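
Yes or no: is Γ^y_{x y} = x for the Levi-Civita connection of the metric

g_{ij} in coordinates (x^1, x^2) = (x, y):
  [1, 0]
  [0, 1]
Γ^y_{x y} = (1/2) g^{yy} (∂_x g_{yy} + ∂_y g_{yx} - ∂_y g_{xy}) = (1/2)(1)((0) + (0) - (0)) = 0
This differs from the proposed value x.
No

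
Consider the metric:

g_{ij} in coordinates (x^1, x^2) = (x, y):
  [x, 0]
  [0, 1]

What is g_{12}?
With x^1 = x, x^2 = y, g_{12} = g_{xy} is the row-1, column-2 entry of the matrix.
g_{12} = 0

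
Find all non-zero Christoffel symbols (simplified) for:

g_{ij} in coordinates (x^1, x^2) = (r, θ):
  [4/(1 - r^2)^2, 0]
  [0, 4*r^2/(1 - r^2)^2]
Using Γ^k_{ij} = (1/2) g^{km} (∂_i g_{mj} + ∂_j g_{mi} - ∂_m g_{ij}); the metric is diagonal, so only the m = k term contributes.
Non-zero symbols (using the symmetry Γ^k_{ij} = Γ^k_{ji}):
Γ^r_{r r} = (1/2) g^{rr} (∂_r g_{rr} + ∂_r g_{rr} - ∂_r g_{rr}) = (1/2)((1 - r^2)^2/4)((16*r/(1 - r^2)^3) + (16*r/(1 - r^2)^3) - (16*r/(1 - r^2)^3)) = 2*r/(1 - r^2)
Γ^r_{θ θ} = (1/2) g^{rr} (∂_θ g_{rθ} + ∂_θ g_{rθ} - ∂_r g_{θθ}) = (1/2)((1 - r^2)^2/4)((0) + (0) - (-8*(r^3 + r)/(r^2 - 1)^3)) = (r^3 + r)/(r^2 - 1)
Γ^θ_{r θ} = (1/2) g^{θθ} (∂_r g_{θθ} + ∂_θ g_{θr} - ∂_θ g_{rθ}) = (1/2)((1 - r^2)^2/(4*r^2))((-8*(r^3 + r)/(r^2 - 1)^3) + (0) - (0)) = (-r^2 - 1)/(r^3 - r)
All other Christoffel symbols are zero.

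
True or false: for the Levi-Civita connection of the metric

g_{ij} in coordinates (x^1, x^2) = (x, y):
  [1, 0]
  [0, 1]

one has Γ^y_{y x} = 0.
Γ^y_{y x} = (1/2) g^{yy} (∂_y g_{yx} + ∂_x g_{yy} - ∂_y g_{yx}) = (1/2)(1)((0) + (0) - (0)) = 0
This equals the proposed value 0.
True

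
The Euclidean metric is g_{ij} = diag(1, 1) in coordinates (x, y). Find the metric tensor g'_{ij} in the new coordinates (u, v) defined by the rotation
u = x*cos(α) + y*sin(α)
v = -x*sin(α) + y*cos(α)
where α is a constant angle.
Invert the transformation: x = u*cos(α) - v*sin(α), y = u*sin(α) + v*cos(α)
g'_{ij} = (∂x^k/∂x'^i)(∂x^l/∂x'^j) g_{kl}; with g_{kl} = δ_{kl} this is Σ_k (∂x^k/∂x'^i)(∂x^k/∂x'^j).
Jacobian: ∂x/∂u = cos(α), ∂x/∂v = -sin(α), ∂y/∂u = sin(α), ∂y/∂v = cos(α)
g'_{uu} = (cos(α))(cos(α)) + (sin(α))(sin(α)) = 1
g'_{uv} = (cos(α))(-sin(α)) + (sin(α))(cos(α)) = 0
g'_{vv} = (-sin(α))(-sin(α)) + (cos(α))(cos(α)) = 1
g'_{ij} = diag(1, 1)
The Euclidean metric is invariant under rotations.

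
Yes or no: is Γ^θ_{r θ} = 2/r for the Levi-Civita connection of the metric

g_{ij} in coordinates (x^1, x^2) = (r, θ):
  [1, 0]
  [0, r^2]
Γ^θ_{r θ} = (1/2) g^{θθ} (∂_r g_{θθ} + ∂_θ g_{θr} - ∂_θ g_{rθ}) = (1/2)(1/r^2)((2*r) + (0) - (0)) = 1/r
This differs from the proposed value 2/r.
No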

Task brief: The records above are to be transcribed exactly, with nothing left out.

Response:
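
Yes or no: is Γ^y_{x y} = x for the Levi-Civita connection of the metric

g_{ij} in coordinates (x^1, x^2) = (x, y):
  [1, 0]
  [0, 1]
Γ^y_{x y} = (1/2) g^{yy} (∂_x g_{yy} + ∂_y g_{yx} - ∂_y g_{xy}) = (1/2)(1)((0) + (0) - (0)) = 0
This differs from the proposed value x.
No

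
Consider the metric:

g_{ij} in coordinates (x^1, x^2) = (x, y):
  [x, 0]
  [0, 1]

What is g_{12}?
With x^1 = x, x^2 = y, g_{12} = g_{xy} is the row-1, column-2 entry of the matrix.
g_{12} = 0

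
Find all non-zero Christoffel symbols (simplified) for:

g_{ij} in coordinates (x^1, x^2) = (r, θ):
  [4/(1 - r^2)^2, 0]
  [0, 4*r^2/(1 - r^2)^2]
Using Γ^k_{ij} = (1/2) g^{km} (∂_i g_{mj} + ∂_j g_{mi} - ∂_m g_{ij}); the metric is diagonal, so only the m = k term contributes.
Non-zero symbols (using the symmetry Γ^k_{ij} = Γ^k_{ji}):
Γ^r_{r r} = (1/2) g^{rr} (∂_r g_{rr} + ∂_r g_{rr} - ∂_r g_{rr}) = (1/2)((1 - r^2)^2/4)((16*r/(1 - r^2)^3) + (16*r/(1 - r^2)^3) - (16*r/(1 - r^2)^3)) = 2*r/(1 - r^2)
Γ^r_{θ θ} = (1/2) g^{rr} (∂_θ g_{rθ} + ∂_θ g_{rθ} - ∂_r g_{θθ}) = (1/2)((1 - r^2)^2/4)((0) + (0) - (-8*(r^3 + r)/(r^2 - 1)^3)) = (r^3 + r)/(r^2 - 1)
Γ^θ_{r θ} = (1/2) g^{θθ} (∂_r g_{θθ} + ∂_θ g_{θr} - ∂_θ g_{rθ}) = (1/2)((1 - r^2)^2/(4*r^2))((-8*(r^3 + r)/(r^2 - 1)^3) + (0) - (0)) = (-r^2 - 1)/(r^3 - r)
All other Christoffel symbols are zero.

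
True or false: for the Levi-Civita connection of the metric

g_{ij} in coordinates (x^1, x^2) = (x, y):
  [1, 0]
  [0, 1]

one has Γ^y_{y x} = 0.
Γ^y_{y x} = (1/2) g^{yy} (∂_y g_{yx} + ∂_x g_{yy} - ∂_y g_{yx}) = (1/2)(1)((0) + (0) - (0)) = 0
This equals the proposed value 0.
True

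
The Euclidean metric is g_{ij} = diag(1, 1) in coordinates (x, y). Find the metric tensor g'_{ij} in the new coordinates (u, v) defined by the rotation
u = x*cos(α) + y*sin(α)
v = -x*sin(α) + y*cos(α)
where α is a constant angle.
Invert the transformation: x = u*cos(α) - v*sin(α), y = u*sin(α) + v*cos(α)
g'_{ij} = (∂x^k/∂x'^i)(∂x^l/∂x'^j) g_{kl}; with g_{kl} = δ_{kl} this is Σ_k (∂x^k/∂x'^i)(∂x^k/∂x'^j).
Jacobian: ∂x/∂u = cos(α), ∂x/∂v = -sin(α), ∂y/∂u = sin(α), ∂y/∂v = cos(α)
g'_{uu} = (cos(α))(cos(α)) + (sin(α))(sin(α)) = 1
g'_{uv} = (cos(α))(-sin(α)) + (sin(α))(cos(α)) = 0
g'_{vv} = (-sin(α))(-sin(α)) + (cos(α))(cos(α)) = 1
g'_{ij} = diag(1, 1)
The Euclidean metric is invariant under rotations.

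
Yes or no: is Γ^θ_{r θ} = 2/r for the Levi-Civita connection of the metric

g_{ij} in coordinates (x^1, x^2) = (r, θ):
  [1, 0]
  [0, r^2]
Γ^θ_{r θ} = (1/2) g^{θθ} (∂_r g_{θθ} + ∂_θ g_{θr} - ∂_θ g_{rθ}) = (1/2)(1/r^2)((2*r) + (0) - (0)) = 1/r
This differs from the proposed value 2/r.
No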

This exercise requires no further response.